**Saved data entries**
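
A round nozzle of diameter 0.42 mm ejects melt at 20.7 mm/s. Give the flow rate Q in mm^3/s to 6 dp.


A = pi*(0.42/2)^2 = 0.13854424 mm^2
Q = 0.13854424 * 20.7 = 2.867866 mm^3/s


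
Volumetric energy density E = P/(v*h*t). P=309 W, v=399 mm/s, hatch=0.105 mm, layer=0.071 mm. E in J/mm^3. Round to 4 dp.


E = 309 / (399*0.105*0.071) = 103.8814 J/mm^3


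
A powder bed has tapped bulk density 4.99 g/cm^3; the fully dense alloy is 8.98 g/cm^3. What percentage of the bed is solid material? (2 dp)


Packing = (4.99/8.98)*100 = 55.57 %


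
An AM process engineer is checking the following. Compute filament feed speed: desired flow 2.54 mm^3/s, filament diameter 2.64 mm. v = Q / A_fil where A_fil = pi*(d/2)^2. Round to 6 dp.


A = pi*(2.64/2)^2 = 5.473911
v = 2.54 / 5.473911 = 0.464019 mm/s


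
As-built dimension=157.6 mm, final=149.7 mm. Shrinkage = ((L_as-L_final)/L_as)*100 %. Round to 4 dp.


Shrinkage = ((157.6-149.7)/157.6)*100 = 5.0127 %


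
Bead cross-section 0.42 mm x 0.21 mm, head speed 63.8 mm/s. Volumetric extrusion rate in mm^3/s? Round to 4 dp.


Rate = 0.42 * 0.21 * 63.8 = 5.6272 mm^3/s


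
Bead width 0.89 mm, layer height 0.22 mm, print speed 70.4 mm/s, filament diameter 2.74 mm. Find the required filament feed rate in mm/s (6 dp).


Q = 0.89 * 0.22 * 70.4 = 13.78432 mm^3/s
A_fil = pi*(2.74/2)^2 = 5.89645525 mm^2
v_feed = 13.78432 / 5.89645525 = 2.33773 mm/s


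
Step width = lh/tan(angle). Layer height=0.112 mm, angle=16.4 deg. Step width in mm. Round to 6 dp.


step = 0.112 / tan(16.4) = 0.380543 mm


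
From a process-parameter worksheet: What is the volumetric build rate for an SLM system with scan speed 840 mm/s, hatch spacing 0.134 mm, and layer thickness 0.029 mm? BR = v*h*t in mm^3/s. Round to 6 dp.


Rate = 840 * 0.134 * 0.029 = 3.26424 mm^3/s


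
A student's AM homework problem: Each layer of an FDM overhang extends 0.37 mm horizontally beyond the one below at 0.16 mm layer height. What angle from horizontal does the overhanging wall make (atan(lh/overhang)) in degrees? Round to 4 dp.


angle = atan(0.16/0.37) = 23.3852 degrees


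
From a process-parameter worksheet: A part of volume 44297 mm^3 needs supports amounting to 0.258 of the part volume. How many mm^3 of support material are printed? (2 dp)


V_support = 44297 * 0.258 = 11428.63 mm^3


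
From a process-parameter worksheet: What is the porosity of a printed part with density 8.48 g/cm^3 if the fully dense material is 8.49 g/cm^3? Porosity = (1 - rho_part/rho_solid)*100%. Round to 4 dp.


Porosity = (1-8.48/8.49)*100 = 0.1178 %


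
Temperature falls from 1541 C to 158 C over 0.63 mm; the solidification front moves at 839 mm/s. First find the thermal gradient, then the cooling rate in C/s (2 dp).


G = (1541-158)/0.63 = 2195.23809524 C/mm
CR = 2195.23809524 * 839 = 1841804.76 C/s


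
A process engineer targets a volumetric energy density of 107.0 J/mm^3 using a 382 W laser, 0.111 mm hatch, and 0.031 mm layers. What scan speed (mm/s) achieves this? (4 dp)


v = 382 / (107.0*0.111*0.031) = 1037.5163 mm/s


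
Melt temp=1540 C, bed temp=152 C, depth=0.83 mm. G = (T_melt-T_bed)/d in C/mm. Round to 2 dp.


G = (1540-152)/0.83 = 1672.29 C/mm


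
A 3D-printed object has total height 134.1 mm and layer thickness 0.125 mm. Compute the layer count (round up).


Layers = ceil(134.1/0.125) = 1073


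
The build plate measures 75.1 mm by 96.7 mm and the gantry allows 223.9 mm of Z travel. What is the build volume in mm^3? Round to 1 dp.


V = 75.1 * 96.7 * 223.9 = 1625999.9 mm^3


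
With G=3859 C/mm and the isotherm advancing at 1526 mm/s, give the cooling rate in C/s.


CR = 3859 * 1526 = 5888834 C/s


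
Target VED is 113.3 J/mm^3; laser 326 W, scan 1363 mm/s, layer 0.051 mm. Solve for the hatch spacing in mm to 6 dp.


h = 326 / (113.3*1363*0.051) = 0.041393 mm


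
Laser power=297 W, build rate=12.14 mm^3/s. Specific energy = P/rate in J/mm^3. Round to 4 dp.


SE = 297 / 12.14 = 24.4646 J/mm^3


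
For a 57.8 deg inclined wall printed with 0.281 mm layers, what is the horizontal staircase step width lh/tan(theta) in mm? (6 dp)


step = 0.281 / tan(57.8) = 0.176955 mm


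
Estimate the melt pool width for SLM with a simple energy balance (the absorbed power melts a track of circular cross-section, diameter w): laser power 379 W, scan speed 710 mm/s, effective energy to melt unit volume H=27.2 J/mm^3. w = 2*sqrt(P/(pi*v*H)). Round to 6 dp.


w = 2*sqrt(379/(pi*710*27.2)) = 0.158074 mm


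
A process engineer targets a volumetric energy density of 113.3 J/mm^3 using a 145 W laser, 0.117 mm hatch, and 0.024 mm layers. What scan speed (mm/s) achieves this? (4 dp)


v = 145 / (113.3*0.117*0.024) = 455.765 mm/s


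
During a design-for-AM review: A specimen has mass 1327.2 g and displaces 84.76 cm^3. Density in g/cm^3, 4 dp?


rho = 1327.2 / 84.76 = 15.6583 g/cm^3


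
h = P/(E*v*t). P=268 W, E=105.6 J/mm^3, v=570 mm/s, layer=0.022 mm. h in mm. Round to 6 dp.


h = 268 / (105.6*570*0.022) = 0.202383 mm


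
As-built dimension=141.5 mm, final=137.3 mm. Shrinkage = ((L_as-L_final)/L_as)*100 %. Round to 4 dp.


Shrinkage = ((141.5-137.3)/141.5)*100 = 2.9682 %


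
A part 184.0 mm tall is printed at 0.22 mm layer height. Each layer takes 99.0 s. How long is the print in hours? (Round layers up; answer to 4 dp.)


Layers = ceil(184.0/0.22) = 837
t = 837 * 99.0 / 3600 = 23.0175 hrs


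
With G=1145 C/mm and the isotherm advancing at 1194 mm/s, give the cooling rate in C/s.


CR = 1145 * 1194 = 1367130 C/s


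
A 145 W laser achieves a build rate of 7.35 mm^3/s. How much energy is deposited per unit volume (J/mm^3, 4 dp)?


SE = 145 / 7.35 = 19.7279 J/mm^3


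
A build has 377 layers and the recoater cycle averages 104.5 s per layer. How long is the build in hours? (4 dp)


t = 377 * 104.5 / 3600 = 10.9435 hrs


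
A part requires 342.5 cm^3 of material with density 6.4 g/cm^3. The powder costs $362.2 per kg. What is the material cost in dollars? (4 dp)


Mass = 342.5*6.4/1000 = 2.192 kg
Cost = 2.192 * 362.2 = 793.9424 $


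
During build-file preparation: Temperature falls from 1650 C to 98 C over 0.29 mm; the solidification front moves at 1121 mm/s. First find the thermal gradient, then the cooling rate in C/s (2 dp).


G = (1650-98)/0.29 = 5351.72413793 C/mm
CR = 5351.72413793 * 1121 = 5999282.76 C/s


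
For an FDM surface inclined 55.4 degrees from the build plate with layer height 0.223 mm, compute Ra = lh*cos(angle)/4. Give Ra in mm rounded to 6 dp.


Ra = 0.223 * cos(55.4) / 4 = 0.031657 mm


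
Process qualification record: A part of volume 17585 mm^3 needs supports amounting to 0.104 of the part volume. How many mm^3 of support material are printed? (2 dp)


V_support = 17585 * 0.104 = 1828.84 mm^3


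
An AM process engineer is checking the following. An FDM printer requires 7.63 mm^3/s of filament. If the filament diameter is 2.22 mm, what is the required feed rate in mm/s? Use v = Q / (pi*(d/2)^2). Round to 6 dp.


A = pi*(2.22/2)^2 = 3.870756
v = 7.63 / 3.870756 = 1.971191 mm/s


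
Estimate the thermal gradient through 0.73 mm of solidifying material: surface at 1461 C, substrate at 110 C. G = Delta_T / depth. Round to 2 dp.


G = (1461-110)/0.73 = 1850.68 C/mm


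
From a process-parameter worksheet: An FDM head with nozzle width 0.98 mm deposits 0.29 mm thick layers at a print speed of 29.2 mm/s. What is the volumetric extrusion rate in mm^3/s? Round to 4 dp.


Rate = 0.98 * 0.29 * 29.2 = 8.2986 mm^3/s


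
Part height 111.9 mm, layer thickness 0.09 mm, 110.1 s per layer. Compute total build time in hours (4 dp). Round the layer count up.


Layers = ceil(111.9/0.09) = 1244
t = 1244 * 110.1 / 3600 = 38.0457 hrs


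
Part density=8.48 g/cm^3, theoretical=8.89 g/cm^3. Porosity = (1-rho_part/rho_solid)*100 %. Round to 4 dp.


Porosity = (1-8.48/8.89)*100 = 4.6119 %


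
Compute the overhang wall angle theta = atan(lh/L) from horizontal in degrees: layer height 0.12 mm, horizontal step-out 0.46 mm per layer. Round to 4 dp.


angle = atan(0.12/0.46) = 14.6209 degrees


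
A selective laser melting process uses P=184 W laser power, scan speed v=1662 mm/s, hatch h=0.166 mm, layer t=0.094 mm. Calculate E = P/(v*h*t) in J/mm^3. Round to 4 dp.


E = 184 / (1662*0.166*0.094) = 7.095 J/mm^3


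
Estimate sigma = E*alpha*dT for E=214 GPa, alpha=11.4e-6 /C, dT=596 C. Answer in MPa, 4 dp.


sigma = 214*1000 * 11.4e-6 * 596 = 1454.0016 MPa


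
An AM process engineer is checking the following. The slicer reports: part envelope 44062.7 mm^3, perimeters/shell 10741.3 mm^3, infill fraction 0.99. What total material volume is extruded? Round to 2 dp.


V_infill = (44062.7 - 10741.3) * 0.99 = 32988.19
V_total = 10741.3 + 32988.19 = 43729.49 mm^3


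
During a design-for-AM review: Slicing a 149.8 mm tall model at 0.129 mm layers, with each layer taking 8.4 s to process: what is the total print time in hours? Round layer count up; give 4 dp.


Layers = ceil(149.8/0.129) = 1162
t = 1162 * 8.4 / 3600 = 2.7113 hrs


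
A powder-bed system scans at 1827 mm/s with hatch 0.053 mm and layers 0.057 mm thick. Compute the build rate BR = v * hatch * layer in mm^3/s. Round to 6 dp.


Rate = 1827 * 0.053 * 0.057 = 5.519367 mm^3/s


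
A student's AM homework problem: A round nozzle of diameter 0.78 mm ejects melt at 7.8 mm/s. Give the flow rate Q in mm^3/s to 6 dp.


A = pi*(0.78/2)^2 = 0.47783624 mm^2
Q = 0.47783624 * 7.8 = 3.727123 mm^3/s


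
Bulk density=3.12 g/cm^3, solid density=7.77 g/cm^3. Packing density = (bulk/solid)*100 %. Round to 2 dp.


Packing = (3.12/7.77)*100 = 40.15 %


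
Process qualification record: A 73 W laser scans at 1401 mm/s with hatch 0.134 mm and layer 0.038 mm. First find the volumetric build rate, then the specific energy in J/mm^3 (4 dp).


Build rate = 1401 * 0.134 * 0.038 = 7.133892 mm^3/s
SE = 73 / 7.133892 = 10.2328 J/mm^3


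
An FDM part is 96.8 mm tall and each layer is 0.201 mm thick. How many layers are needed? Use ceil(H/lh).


Layers = ceil(96.8/0.201) = 482


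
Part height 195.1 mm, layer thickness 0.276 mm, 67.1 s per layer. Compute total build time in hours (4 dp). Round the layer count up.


Layers = ceil(195.1/0.276) = 707
t = 707 * 67.1 / 3600 = 13.1777 hrs


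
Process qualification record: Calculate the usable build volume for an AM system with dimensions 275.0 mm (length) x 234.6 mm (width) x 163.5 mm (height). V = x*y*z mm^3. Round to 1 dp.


V = 275.0 * 234.6 * 163.5 = 10548202.5 mm^3


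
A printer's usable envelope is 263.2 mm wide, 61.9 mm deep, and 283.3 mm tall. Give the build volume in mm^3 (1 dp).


V = 263.2 * 61.9 * 283.3 = 4615546.3 mm^3


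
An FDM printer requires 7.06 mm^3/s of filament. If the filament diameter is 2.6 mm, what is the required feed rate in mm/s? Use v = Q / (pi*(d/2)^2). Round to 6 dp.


A = pi*(2.6/2)^2 = 5.309292
v = 7.06 / 5.309292 = 1.329744 mm/s


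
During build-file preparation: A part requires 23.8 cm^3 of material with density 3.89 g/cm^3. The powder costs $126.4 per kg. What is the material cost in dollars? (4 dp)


Mass = 23.8*3.89/1000 = 0.092582 kg
Cost = 0.092582 * 126.4 = 11.7024 $


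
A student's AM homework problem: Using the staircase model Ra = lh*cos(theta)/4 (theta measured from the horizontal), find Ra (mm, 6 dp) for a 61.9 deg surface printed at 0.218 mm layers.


Ra = 0.218 * cos(61.9) / 4 = 0.02567 mm


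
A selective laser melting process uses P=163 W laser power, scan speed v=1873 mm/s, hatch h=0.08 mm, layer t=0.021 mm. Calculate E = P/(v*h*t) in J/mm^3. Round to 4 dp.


E = 163 / (1873*0.08*0.021) = 51.8013 J/mm^3


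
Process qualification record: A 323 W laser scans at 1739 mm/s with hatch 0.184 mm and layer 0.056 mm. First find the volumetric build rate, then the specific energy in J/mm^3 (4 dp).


Build rate = 1739 * 0.184 * 0.056 = 17.918656 mm^3/s
SE = 323 / 17.918656 = 18.0259 J/mm^3


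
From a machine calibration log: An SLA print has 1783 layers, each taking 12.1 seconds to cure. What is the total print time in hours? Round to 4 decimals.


t = 1783 * 12.1 / 3600 = 5.9929 hrs


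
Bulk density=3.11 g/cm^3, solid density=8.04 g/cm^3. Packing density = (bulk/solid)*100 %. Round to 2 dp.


Packing = (3.11/8.04)*100 = 38.68 %


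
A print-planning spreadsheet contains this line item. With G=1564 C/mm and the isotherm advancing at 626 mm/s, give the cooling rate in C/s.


CR = 1564 * 626 = 979064 C/s


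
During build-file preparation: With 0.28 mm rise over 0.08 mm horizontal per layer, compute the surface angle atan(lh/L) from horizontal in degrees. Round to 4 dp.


angle = atan(0.28/0.08) = 74.0546 degrees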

**WHAT TO WORK ON**
Starting from the line holding "A print-planning spreadsheet", restate the remaining lines of the data word for word, including the last.

**OUTPUT OF THE EXERCISE**
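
A print-planning spreadsheet contains this line item. With G=1564 C/mm and the isotherm advancing at 626 mm/s, give the cooling rate in C/s.


CR = 1564 * 626 = 979064 C/s


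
During build-file preparation: With 0.28 mm rise over 0.08 mm horizontal per layer, compute the surface angle atan(lh/L) from horizontal in degrees. Round to 4 dp.


angle = atan(0.28/0.08) = 74.0546 degrees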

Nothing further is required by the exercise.